# What the task requires
Below are several records. Retype exactly those lines running from the one with "A surveyor records" through the one with "The hexagon P_1P_2P_3P_4P_5P_6 has vertices", end lines included, and no others.

Records drawn from a dataset:

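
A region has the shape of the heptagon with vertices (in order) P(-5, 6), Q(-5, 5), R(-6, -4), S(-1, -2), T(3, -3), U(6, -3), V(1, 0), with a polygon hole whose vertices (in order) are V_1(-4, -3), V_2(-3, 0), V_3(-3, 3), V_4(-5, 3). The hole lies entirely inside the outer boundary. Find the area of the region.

Outer boundary:
Cross-terms: 5, 50, 8, 9, 9, 3, 6  ⇒  Σ = 90
Area = |Σ|/2 = 45.
Hole:
Σ = (-9) + (-9) + (6) + (27) = 15
Area = |Σ|/2 = 7.5.
Net area = 45 − 7.5 = 37.5.

37.5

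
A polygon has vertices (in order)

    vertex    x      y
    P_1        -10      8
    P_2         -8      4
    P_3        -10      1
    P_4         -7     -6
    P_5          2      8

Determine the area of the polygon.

Cross-terms: 24, 32, 67, -44, 96  ⇒  Σ = 175
Area = |Σ|/2 = 87.5.

87.5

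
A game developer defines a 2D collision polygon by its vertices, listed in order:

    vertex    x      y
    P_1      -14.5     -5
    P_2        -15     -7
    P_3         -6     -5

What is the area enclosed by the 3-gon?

8.5

P_1→P_2: (-14.5)(-7) − (-15)(-5) = 26.5
P_2→P_3: (-15)(-5) − (-6)(-7) = 33
P_3→P_1: (-6)(-5) − (-14.5)(-5) = -42.5
Σ = 17
Area = |Σ|/2 = 8.5.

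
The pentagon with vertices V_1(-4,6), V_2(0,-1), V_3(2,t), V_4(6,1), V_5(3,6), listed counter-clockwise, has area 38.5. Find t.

1

Write out the shoelace sum; only the two edges meeting at V_3 involve t:
2·Area = [(0·t − 2·(-1)) + (2·1 − 6·t)] + 79
       = -6·t + 83 = 77
⇒ t = 1.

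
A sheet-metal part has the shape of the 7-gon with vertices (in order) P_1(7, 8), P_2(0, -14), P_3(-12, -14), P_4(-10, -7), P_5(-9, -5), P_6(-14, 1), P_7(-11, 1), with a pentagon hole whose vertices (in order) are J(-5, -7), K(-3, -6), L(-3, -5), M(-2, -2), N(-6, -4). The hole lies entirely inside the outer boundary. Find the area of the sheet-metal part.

Outer boundary:
Apply Gauss's area formula: 2A = Σ (x_i·y_{i+1} − x_{i+1}·y_i), indices taken mod 7.
P_1→P_2: (7)(-14) − (0)(8) = -98
P_2→P_3: (0)(-14) − (-12)(-14) = -168
P_3→P_4: (-12)(-7) − (-10)(-14) = -56
P_4→P_5: (-10)(-5) − (-9)(-7) = -13
P_5→P_6: (-9)(1) − (-14)(-5) = -79
P_6→P_7: (-14)(1) − (-11)(1) = -3
P_7→P_1: (-11)(8) − (7)(1) = -95
Σ = -512
Area = |Σ|/2 = 256.
Hole:
Apply the shoelace (surveyor's) formula: 2A = Σ (x_i·y_{i+1} − x_{i+1}·y_i), indices taken mod 5.
Σ = (9) + (-3) + (-4) + (-4) + (22) = 20
Area = |Σ|/2 = 10.
Net area = 256 − 10 = 246.

246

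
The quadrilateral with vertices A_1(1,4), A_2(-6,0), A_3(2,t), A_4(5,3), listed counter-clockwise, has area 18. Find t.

1

Write out the shoelace sum; only the two edges meeting at A_3 involve t:
2·Area = [((-6)·t − 2·0) + (2·3 − 5·t)] + 41
       = -11·t + 47 = 36
⇒ t = 1.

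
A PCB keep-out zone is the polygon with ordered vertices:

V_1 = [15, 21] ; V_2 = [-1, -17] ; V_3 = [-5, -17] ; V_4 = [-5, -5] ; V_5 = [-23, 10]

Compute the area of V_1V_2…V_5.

580

Σ = (-234) + (-68) + (-60) + (-165) + (-633) = -1160
Area = |Σ|/2 = 580.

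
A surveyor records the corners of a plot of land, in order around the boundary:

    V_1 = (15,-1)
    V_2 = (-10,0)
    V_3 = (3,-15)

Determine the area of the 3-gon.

Apply the shoelace (surveyor's) formula: 2A = Σ (x_i·y_{i+1} − x_{i+1}·y_i), indices taken mod 3.
Σ = (-10) + (150) + (222) = 362
Area = |Σ|/2 = 181.

181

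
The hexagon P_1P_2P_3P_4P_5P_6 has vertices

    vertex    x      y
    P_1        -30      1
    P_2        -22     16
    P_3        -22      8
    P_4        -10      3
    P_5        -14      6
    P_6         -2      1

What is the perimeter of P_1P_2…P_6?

|P_1P_2| = √((8)² + (15)²) = √289 = 17
|P_2P_3| = √((0)² + (-8)²) = √64 = 8
|P_3P_4| = √((12)² + (-5)²) = √169 = 13
|P_4P_5| = √((-4)² + (3)²) = √25 = 5
|P_5P_6| = √((12)² + (-5)²) = √169 = 13
|P_6P_1| = √((-28)² + (0)²) = √784 = 28
Perimeter = 17 + 8 + 13 + 5 + 13 + 28 = 84.

84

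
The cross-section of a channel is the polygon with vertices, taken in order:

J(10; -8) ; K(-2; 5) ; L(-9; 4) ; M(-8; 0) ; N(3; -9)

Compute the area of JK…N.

Apply Gauss's area formula: 2A = Σ (x_i·y_{i+1} − x_{i+1}·y_i), indices taken mod 5.
J→K: (10)(5) − (-2)(-8) = 34
K→L: (-2)(4) − (-9)(5) = 37
L→M: (-9)(0) − (-8)(4) = 32
M→N: (-8)(-9) − (3)(0) = 72
N→J: (3)(-8) − (10)(-9) = 66
Σ = 241
Area = |Σ|/2 = 120.5.

120.5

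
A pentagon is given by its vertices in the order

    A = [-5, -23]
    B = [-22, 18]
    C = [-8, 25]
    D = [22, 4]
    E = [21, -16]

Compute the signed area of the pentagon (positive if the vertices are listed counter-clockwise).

-1291.5

Apply the shoelace formula: 2A = Σ (x_i·y_{i+1} − x_{i+1}·y_i), indices taken mod 5.
A→B: (-5)(18) − (-22)(-23) = -596
B→C: (-22)(25) − (-8)(18) = -406
C→D: (-8)(4) − (22)(25) = -582
D→E: (22)(-16) − (21)(4) = -436
E→A: (21)(-23) − (-5)(-16) = -563
Σ = -2583
Signed area = Σ/2 = -1291.5 (negative ⇒ clockwise traversal).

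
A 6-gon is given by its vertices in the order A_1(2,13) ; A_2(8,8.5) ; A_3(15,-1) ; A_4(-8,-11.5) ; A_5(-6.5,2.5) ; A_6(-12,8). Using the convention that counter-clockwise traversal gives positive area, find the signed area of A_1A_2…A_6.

-345.875

Apply Gauss's area formula: 2A = Σ (x_i·y_{i+1} − x_{i+1}·y_i), indices taken mod 6.
A_1→A_2: (2)(8.5) − (8)(13) = -87
A_2→A_3: (8)(-1) − (15)(8.5) = -135.5
A_3→A_4: (15)(-11.5) − (-8)(-1) = -180.5
A_4→A_5: (-8)(2.5) − (-6.5)(-11.5) = -94.75
A_5→A_6: (-6.5)(8) − (-12)(2.5) = -22
A_6→A_1: (-12)(13) − (2)(8) = -172
Σ = -691.75
Signed area = Σ/2 = -345.875 (negative ⇒ clockwise traversal).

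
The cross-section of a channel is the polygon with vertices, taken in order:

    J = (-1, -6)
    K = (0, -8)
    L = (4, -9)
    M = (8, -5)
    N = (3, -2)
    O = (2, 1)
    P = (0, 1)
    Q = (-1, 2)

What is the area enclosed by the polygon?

Apply the shoelace (surveyor's) formula: 2A = Σ (x_i·y_{i+1} − x_{i+1}·y_i), indices taken mod 8.
Σ = (8) + (32) + (52) + (-1) + (7) + (2) + (1) + (8) = 109
Area = |Σ|/2 = 54.5.

54.5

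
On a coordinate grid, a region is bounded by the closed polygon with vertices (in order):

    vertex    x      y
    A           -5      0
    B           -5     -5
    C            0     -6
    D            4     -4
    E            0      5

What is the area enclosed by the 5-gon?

62

Apply Gauss's area formula: 2A = Σ (x_i·y_{i+1} − x_{i+1}·y_i), indices taken mod 5.
Σ = (25) + (30) + (24) + (20) + (25) = 124
Area = |Σ|/2 = 62.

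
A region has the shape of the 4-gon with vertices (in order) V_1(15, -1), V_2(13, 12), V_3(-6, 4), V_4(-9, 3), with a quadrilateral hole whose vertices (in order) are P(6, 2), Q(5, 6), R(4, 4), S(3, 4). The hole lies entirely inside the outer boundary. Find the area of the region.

Outer boundary:
Apply the shoelace (surveyor's) formula: 2A = Σ (x_i·y_{i+1} − x_{i+1}·y_i), indices taken mod 4.
Cross-terms: 193, 124, 18, -36  ⇒  Σ = 299
Area = |Σ|/2 = 149.5.
Hole:
Apply the shoelace formula: 2A = Σ (x_i·y_{i+1} − x_{i+1}·y_i), indices taken mod 4.
Σ = (26) + (-4) + (4) + (-18) = 8
Area = |Σ|/2 = 4.
Net area = 149.5 − 4 = 145.5.

145.5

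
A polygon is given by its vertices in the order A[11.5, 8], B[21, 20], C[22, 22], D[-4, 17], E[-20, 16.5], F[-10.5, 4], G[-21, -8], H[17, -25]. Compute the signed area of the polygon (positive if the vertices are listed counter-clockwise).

1082.875

Σ = (62) + (22) + (462) + (274) + (93.25) + (168) + (661) + (423.5) = 2165.75
Signed area = Σ/2 = 1082.875 (positive ⇒ counter-clockwise traversal).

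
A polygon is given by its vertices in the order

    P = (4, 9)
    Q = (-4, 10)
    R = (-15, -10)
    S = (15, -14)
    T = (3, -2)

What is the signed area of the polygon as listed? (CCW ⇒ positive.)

336.5

Σ = (76) + (190) + (360) + (12) + (35) = 673
Signed area = Σ/2 = 336.5 (positive ⇒ counter-clockwise traversal).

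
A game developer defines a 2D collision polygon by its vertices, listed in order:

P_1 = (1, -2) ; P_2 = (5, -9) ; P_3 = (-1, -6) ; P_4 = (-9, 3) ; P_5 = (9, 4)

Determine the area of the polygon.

90

Apply the shoelace (surveyor's) formula: 2A = Σ (x_i·y_{i+1} − x_{i+1}·y_i), indices taken mod 5.
Σ = (1) + (-39) + (-57) + (-63) + (-22) = -180
Area = |Σ|/2 = 90.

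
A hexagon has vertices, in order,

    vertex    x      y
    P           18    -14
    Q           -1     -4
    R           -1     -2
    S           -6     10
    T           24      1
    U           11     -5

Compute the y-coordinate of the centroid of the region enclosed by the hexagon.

Apply Gauss's area formula. First the cross-terms c_i = x_i·y_{i+1} − x_{i+1}·y_i:
  -86, -2, -22, -246, -131, -64  ⇒  2A = -551, A = -275.5.
Then Σ (y_i + y_{i+1})·c_i = 418, so ȳ = 418 / (6·(-275.5)) = -22/87.

-22/87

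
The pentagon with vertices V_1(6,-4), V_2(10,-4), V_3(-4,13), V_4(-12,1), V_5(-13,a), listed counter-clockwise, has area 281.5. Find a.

The doubled signed area Σ (x_i y_{i+1} − x_{i+1} y_i) is linear in a.
With a=0 it equals 347; the coefficient of a is -18 (from the two edges through V_5).
So -18·a + 347 = 2·281.5 = 563 ⇒ a = -12.

-12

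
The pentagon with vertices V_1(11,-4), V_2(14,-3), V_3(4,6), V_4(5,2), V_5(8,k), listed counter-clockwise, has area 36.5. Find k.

-4

Write out the shoelace sum; only the two edges meeting at V_5 involve k:
2·Area = [(5·k − 8·2) + (8·(-4) − 11·k)] + 97
       = -6·k + 49 = 73
⇒ k = -4.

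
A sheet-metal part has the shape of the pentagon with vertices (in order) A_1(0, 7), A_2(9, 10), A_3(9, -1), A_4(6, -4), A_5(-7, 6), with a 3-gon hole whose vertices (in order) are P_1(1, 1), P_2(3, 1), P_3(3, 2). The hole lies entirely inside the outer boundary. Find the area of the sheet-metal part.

Outer boundary:
A_1→A_2: (0)(10) − (9)(7) = -63
A_2→A_3: (9)(-1) − (9)(10) = -99
A_3→A_4: (9)(-4) − (6)(-1) = -30
A_4→A_5: (6)(6) − (-7)(-4) = 8
A_5→A_1: (-7)(7) − (0)(6) = -49
Σ = -233
Area = |Σ|/2 = 116.5.
Hole:
Apply Gauss's area formula: 2A = Σ (x_i·y_{i+1} − x_{i+1}·y_i), indices taken mod 3.
Σ = (-2) + (3) + (1) = 2
Area = |Σ|/2 = 1.
Net area = 116.5 − 1 = 115.5.

115.5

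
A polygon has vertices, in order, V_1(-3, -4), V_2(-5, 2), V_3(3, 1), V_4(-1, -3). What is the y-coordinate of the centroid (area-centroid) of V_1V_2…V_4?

-7/15

Apply the surveyor's formula. First the cross-terms c_i = x_i·y_{i+1} − x_{i+1}·y_i:
  -26, -11, -8, -5  ⇒  2A = -50, A = -25.
Then Σ (y_i + y_{i+1})·c_i = 70, so ȳ = 70 / (6·(-25)) = -7/15.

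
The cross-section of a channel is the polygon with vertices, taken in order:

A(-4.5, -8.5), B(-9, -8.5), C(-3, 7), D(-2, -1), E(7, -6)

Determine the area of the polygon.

88.625

Apply Gauss's area formula: 2A = Σ (x_i·y_{i+1} − x_{i+1}·y_i), indices taken mod 5.
A→B: (-4.5)(-8.5) − (-9)(-8.5) = -38.25
B→C: (-9)(7) − (-3)(-8.5) = -88.5
C→D: (-3)(-1) − (-2)(7) = 17
D→E: (-2)(-6) − (7)(-1) = 19
E→A: (7)(-8.5) − (-4.5)(-6) = -86.5
Σ = -177.25
Area = |Σ|/2 = 88.625.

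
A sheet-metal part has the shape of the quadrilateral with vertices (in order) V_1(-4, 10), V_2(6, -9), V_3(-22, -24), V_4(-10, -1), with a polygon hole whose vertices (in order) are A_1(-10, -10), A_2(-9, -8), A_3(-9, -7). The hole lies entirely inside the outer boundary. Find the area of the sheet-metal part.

Outer boundary:
Apply the surveyor's formula: 2A = Σ (x_i·y_{i+1} − x_{i+1}·y_i), indices taken mod 4.
Σ = (-24) + (-342) + (-218) + (-104) = -688
Area = |Σ|/2 = 344.
Hole:
Apply the shoelace formula: 2A = Σ (x_i·y_{i+1} − x_{i+1}·y_i), indices taken mod 3.
A_1→A_2: (-10)(-8) − (-9)(-10) = -10
A_2→A_3: (-9)(-7) − (-9)(-8) = -9
A_3→A_1: (-9)(-10) − (-10)(-7) = 20
Σ = 1
Area = |Σ|/2 = 0.5.
Net area = 344 − 0.5 = 343.5.

343.5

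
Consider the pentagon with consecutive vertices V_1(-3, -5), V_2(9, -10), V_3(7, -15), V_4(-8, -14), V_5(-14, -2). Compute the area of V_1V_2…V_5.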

# Output of the task
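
A surveyor records the corners of a plot of land, in order around the boundary:

    V_1 = (15,-1)
    V_2 = (-10,0)
    V_3 = (3,-15)

Determine the area of the 3-gon.

Apply the shoelace (surveyor's) formula: 2A = Σ (x_i·y_{i+1} − x_{i+1}·y_i), indices taken mod 3.
Σ = (-10) + (150) + (222) = 362
Area = |Σ|/2 = 181.

181

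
The hexagon P_1P_2P_3P_4P_5P_6 has vertices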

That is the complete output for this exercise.